DATASET EXTRACT –
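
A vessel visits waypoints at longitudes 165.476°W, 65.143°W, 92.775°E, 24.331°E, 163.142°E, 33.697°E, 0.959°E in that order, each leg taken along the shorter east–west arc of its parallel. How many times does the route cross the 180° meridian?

Leg 1: -165.476° → -65.143°, shortest Δλ = 100.333° (east) — does not cross 180°.
Leg 2: -65.143° → +92.775°, shortest Δλ = 157.918° (east) — does not cross 180°.
Leg 3: +92.775° → +24.331°, shortest Δλ = -68.444° (west) — does not cross 180°.
Leg 4: +24.331° → +163.142°, shortest Δλ = 138.811° (east) — does not cross 180°.
Leg 5: +163.142° → +33.697°, shortest Δλ = -129.445° (west) — does not cross 180°.
Leg 6: +33.697° → +0.959°, shortest Δλ = -32.738° (west) — does not cross 180°.
Total crossings: 0.

0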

WORK ORDER –
Copy out the records once more, with nothing altered.

RESULT OF THIS TASK –
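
A vessel visits waypoints at longitudes 165.476°W, 65.143°W, 92.775°E, 24.331°E, 163.142°E, 33.697°E, 0.959°E in that order, each leg taken along the shorter east–west arc of its parallel. How many times does the route cross the 180° meridian?

Leg 1: -165.476° → -65.143°, shortest Δλ = 100.333° (east) — does not cross 180°.
Leg 2: -65.143° → +92.775°, shortest Δλ = 157.918° (east) — does not cross 180°.
Leg 3: +92.775° → +24.331°, shortest Δλ = -68.444° (west) — does not cross 180°.
Leg 4: +24.331° → +163.142°, shortest Δλ = 138.811° (east) — does not cross 180°.
Leg 5: +163.142° → +33.697°, shortest Δλ = -129.445° (west) — does not cross 180°.
Leg 6: +33.697° → +0.959°, shortest Δλ = -32.738° (west) — does not cross 180°.
Total crossings: 0.

0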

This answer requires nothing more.